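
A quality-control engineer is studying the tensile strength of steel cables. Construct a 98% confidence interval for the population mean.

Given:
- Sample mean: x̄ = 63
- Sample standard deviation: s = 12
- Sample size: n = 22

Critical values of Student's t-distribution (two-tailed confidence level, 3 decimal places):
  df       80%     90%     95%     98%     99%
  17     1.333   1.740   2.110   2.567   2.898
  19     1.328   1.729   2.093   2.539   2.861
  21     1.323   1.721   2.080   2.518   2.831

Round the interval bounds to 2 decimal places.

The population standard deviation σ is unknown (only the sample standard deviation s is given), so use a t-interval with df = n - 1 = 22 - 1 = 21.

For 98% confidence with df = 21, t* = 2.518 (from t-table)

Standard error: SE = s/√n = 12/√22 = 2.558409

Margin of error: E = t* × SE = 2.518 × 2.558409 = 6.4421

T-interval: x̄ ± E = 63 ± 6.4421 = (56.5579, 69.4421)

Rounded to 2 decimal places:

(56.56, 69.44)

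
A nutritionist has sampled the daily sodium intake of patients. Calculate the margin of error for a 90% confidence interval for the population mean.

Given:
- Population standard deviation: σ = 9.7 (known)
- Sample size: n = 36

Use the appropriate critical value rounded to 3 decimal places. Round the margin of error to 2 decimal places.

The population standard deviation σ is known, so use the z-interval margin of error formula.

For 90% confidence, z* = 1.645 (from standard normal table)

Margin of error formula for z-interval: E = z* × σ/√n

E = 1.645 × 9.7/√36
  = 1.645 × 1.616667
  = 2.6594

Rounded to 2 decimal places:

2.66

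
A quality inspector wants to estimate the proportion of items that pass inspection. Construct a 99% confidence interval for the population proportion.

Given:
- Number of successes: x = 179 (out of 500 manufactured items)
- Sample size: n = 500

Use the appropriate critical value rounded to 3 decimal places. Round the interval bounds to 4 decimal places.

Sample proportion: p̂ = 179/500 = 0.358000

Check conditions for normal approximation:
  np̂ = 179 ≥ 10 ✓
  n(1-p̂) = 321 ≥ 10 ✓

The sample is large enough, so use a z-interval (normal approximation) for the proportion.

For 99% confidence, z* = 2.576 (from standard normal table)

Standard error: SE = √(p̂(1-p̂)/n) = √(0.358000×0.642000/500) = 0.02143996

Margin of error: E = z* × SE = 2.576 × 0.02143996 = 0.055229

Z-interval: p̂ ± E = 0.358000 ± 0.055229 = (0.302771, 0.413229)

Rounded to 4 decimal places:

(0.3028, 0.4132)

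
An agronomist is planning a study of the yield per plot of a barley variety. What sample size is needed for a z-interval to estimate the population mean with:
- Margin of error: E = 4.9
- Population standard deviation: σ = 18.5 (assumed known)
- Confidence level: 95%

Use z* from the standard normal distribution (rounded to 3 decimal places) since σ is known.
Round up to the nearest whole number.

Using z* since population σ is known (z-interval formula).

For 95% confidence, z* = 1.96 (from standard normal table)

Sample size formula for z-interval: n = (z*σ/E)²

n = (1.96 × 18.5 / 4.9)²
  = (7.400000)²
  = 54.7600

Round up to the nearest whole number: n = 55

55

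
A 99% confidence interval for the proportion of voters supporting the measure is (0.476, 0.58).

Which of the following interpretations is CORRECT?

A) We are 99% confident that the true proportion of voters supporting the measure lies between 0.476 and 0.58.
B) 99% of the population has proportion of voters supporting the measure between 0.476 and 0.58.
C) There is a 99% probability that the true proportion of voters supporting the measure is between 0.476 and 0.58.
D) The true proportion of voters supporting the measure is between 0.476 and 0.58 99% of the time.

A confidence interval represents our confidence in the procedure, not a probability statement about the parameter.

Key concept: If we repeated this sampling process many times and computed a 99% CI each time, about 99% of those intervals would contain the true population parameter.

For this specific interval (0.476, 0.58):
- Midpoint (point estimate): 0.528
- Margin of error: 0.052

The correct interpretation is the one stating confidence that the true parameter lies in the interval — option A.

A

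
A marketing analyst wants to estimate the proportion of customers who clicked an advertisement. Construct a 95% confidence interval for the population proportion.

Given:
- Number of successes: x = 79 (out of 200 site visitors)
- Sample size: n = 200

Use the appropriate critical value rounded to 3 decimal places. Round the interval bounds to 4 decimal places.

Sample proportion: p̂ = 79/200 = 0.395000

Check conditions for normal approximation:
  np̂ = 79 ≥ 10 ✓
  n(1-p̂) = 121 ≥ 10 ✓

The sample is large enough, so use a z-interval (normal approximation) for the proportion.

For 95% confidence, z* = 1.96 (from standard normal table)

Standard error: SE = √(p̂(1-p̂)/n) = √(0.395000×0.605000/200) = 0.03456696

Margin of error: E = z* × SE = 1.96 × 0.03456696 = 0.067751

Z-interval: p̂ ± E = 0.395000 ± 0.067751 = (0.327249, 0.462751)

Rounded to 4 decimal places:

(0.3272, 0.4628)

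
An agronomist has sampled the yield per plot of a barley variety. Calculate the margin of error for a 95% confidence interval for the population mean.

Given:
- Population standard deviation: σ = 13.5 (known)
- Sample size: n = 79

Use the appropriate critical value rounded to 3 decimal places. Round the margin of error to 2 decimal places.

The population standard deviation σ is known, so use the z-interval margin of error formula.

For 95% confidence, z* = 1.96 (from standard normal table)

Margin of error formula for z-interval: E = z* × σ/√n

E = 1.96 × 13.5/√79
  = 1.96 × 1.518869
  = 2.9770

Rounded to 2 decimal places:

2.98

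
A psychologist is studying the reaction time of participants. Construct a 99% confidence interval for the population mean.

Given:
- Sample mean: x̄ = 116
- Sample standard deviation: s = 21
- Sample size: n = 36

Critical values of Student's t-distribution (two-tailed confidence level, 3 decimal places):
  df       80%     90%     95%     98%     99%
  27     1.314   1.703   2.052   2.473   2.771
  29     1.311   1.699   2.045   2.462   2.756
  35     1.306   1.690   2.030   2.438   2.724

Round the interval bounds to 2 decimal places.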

####################

Work instruction
All of the material above should be transcribed exactly, with no line omitted.

Task solution
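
A quality-control engineer is studying the tensile strength of steel cables. Construct a 98% confidence interval for the population mean.

Given:
- Sample mean: x̄ = 63
- Sample standard deviation: s = 12
- Sample size: n = 22

Critical values of Student's t-distribution (two-tailed confidence level, 3 decimal places):
  df       80%     90%     95%     98%     99%
  17     1.333   1.740   2.110   2.567   2.898
  19     1.328   1.729   2.093   2.539   2.861
  21     1.323   1.721   2.080   2.518   2.831

Round the interval bounds to 2 decimal places.

The population standard deviation σ is unknown (only the sample standard deviation s is given), so use a t-interval with df = n - 1 = 22 - 1 = 21.

For 98% confidence with df = 21, t* = 2.518 (from t-table)

Standard error: SE = s/√n = 12/√22 = 2.558409

Margin of error: E = t* × SE = 2.518 × 2.558409 = 6.4421

T-interval: x̄ ± E = 63 ± 6.4421 = (56.5579, 69.4421)

Rounded to 2 decimal places:

(56.56, 69.44)

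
A nutritionist has sampled the daily sodium intake of patients. Calculate the margin of error for a 90% confidence interval for the population mean.

Given:
- Population standard deviation: σ = 9.7 (known)
- Sample size: n = 36

Use the appropriate critical value rounded to 3 decimal places. Round the margin of error to 2 decimal places.

The population standard deviation σ is known, so use the z-interval margin of error formula.

For 90% confidence, z* = 1.645 (from standard normal table)

Margin of error formula for z-interval: E = z* × σ/√n

E = 1.645 × 9.7/√36
  = 1.645 × 1.616667
  = 2.6594

Rounded to 2 decimal places:

2.66

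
A quality inspector wants to estimate the proportion of items that pass inspection. Construct a 99% confidence interval for the population proportion.

Given:
- Number of successes: x = 179 (out of 500 manufactured items)
- Sample size: n = 500

Use the appropriate critical value rounded to 3 decimal places. Round the interval bounds to 4 decimal places.

Sample proportion: p̂ = 179/500 = 0.358000

Check conditions for normal approximation:
  np̂ = 179 ≥ 10 ✓
  n(1-p̂) = 321 ≥ 10 ✓

The sample is large enough, so use a z-interval (normal approximation) for the proportion.

For 99% confidence, z* = 2.576 (from standard normal table)

Standard error: SE = √(p̂(1-p̂)/n) = √(0.358000×0.642000/500) = 0.02143996

Margin of error: E = z* × SE = 2.576 × 0.02143996 = 0.055229

Z-interval: p̂ ± E = 0.358000 ± 0.055229 = (0.302771, 0.413229)

Rounded to 4 decimal places:

(0.3028, 0.4132)

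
An agronomist is planning a study of the yield per plot of a barley variety. What sample size is needed for a z-interval to estimate the population mean with:
- Margin of error: E = 4.9
- Population standard deviation: σ = 18.5 (assumed known)
- Confidence level: 95%

Use z* from the standard normal distribution (rounded to 3 decimal places) since σ is known.
Round up to the nearest whole number.

Using z* since population σ is known (z-interval formula).

For 95% confidence, z* = 1.96 (from standard normal table)

Sample size formula for z-interval: n = (z*σ/E)²

n = (1.96 × 18.5 / 4.9)²
  = (7.400000)²
  = 54.7600

Round up to the nearest whole number: n = 55

55

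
A 99% confidence interval for the proportion of voters supporting the measure is (0.476, 0.58).

Which of the following interpretations is CORRECT?

A) We are 99% confident that the true proportion of voters supporting the measure lies between 0.476 and 0.58.
B) 99% of the population has proportion of voters supporting the measure between 0.476 and 0.58.
C) There is a 99% probability that the true proportion of voters supporting the measure is between 0.476 and 0.58.
D) The true proportion of voters supporting the measure is between 0.476 and 0.58 99% of the time.

A confidence interval represents our confidence in the procedure, not a probability statement about the parameter.

Key concept: If we repeated this sampling process many times and computed a 99% CI each time, about 99% of those intervals would contain the true population parameter.

For this specific interval (0.476, 0.58):
- Midpoint (point estimate): 0.528
- Margin of error: 0.052

The correct interpretation is the one stating confidence that the true parameter lies in the interval — option A.

A

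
A marketing analyst wants to estimate the proportion of customers who clicked an advertisement. Construct a 95% confidence interval for the population proportion.

Given:
- Number of successes: x = 79 (out of 200 site visitors)
- Sample size: n = 200

Use the appropriate critical value rounded to 3 decimal places. Round the interval bounds to 4 decimal places.

Sample proportion: p̂ = 79/200 = 0.395000

Check conditions for normal approximation:
  np̂ = 79 ≥ 10 ✓
  n(1-p̂) = 121 ≥ 10 ✓

The sample is large enough, so use a z-interval (normal approximation) for the proportion.

For 95% confidence, z* = 1.96 (from standard normal table)

Standard error: SE = √(p̂(1-p̂)/n) = √(0.395000×0.605000/200) = 0.03456696

Margin of error: E = z* × SE = 1.96 × 0.03456696 = 0.067751

Z-interval: p̂ ± E = 0.395000 ± 0.067751 = (0.327249, 0.462751)

Rounded to 4 decimal places:

(0.3272, 0.4628)

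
An agronomist has sampled the yield per plot of a barley variety. Calculate the margin of error for a 95% confidence interval for the population mean.

Given:
- Population standard deviation: σ = 13.5 (known)
- Sample size: n = 79

Use the appropriate critical value rounded to 3 decimal places. Round the margin of error to 2 decimal places.

The population standard deviation σ is known, so use the z-interval margin of error formula.

For 95% confidence, z* = 1.96 (from standard normal table)

Margin of error formula for z-interval: E = z* × σ/√n

E = 1.96 × 13.5/√79
  = 1.96 × 1.518869
  = 2.9770

Rounded to 2 decimal places:

2.98

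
A psychologist is studying the reaction time of participants. Construct a 99% confidence interval for the population mean.

Given:
- Sample mean: x̄ = 116
- Sample standard deviation: s = 21
- Sample size: n = 36

Critical values of Student's t-distribution (two-tailed confidence level, 3 decimal places):
  df       80%     90%     95%     98%     99%
  27     1.314   1.703   2.052   2.473   2.771
  29     1.311   1.699   2.045   2.462   2.756
  35     1.306   1.690   2.030   2.438   2.724

Round the interval bounds to 2 decimal places.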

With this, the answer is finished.